| Work required |
Your job is to write out each record exactly, leaving none out.

| Records supplied |
-*-
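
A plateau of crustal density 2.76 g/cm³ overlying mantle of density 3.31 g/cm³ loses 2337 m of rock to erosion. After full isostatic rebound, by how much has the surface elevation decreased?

388 m

Rebound u = e ρ_c/ρ_m = 2337 m × 2.76/3.31 = 1949 m.
Net surface drop = e − u = 2337 m − 1949 m = e (ρ_m − ρ_c)/ρ_m = 388 m.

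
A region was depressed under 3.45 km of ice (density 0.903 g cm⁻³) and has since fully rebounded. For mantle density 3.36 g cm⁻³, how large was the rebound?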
-*-
| Written solution |
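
A plateau of crustal density 2.76 g/cm³ overlying mantle of density 3.31 g/cm³ loses 2337 m of rock to erosion. After full isostatic rebound, by how much has the surface elevation decreased?

388 m

Rebound u = e ρ_c/ρ_m = 2337 m × 2.76/3.31 = 1949 m.
Net surface drop = e − u = 2337 m − 1949 m = e (ρ_m − ρ_c)/ρ_m = 388 m.

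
A region was depressed under 3.45 km of ice (density 0.903 g cm⁻³) and has since fully rebounded. For mantle density 3.36 g cm⁻³, how large was the rebound?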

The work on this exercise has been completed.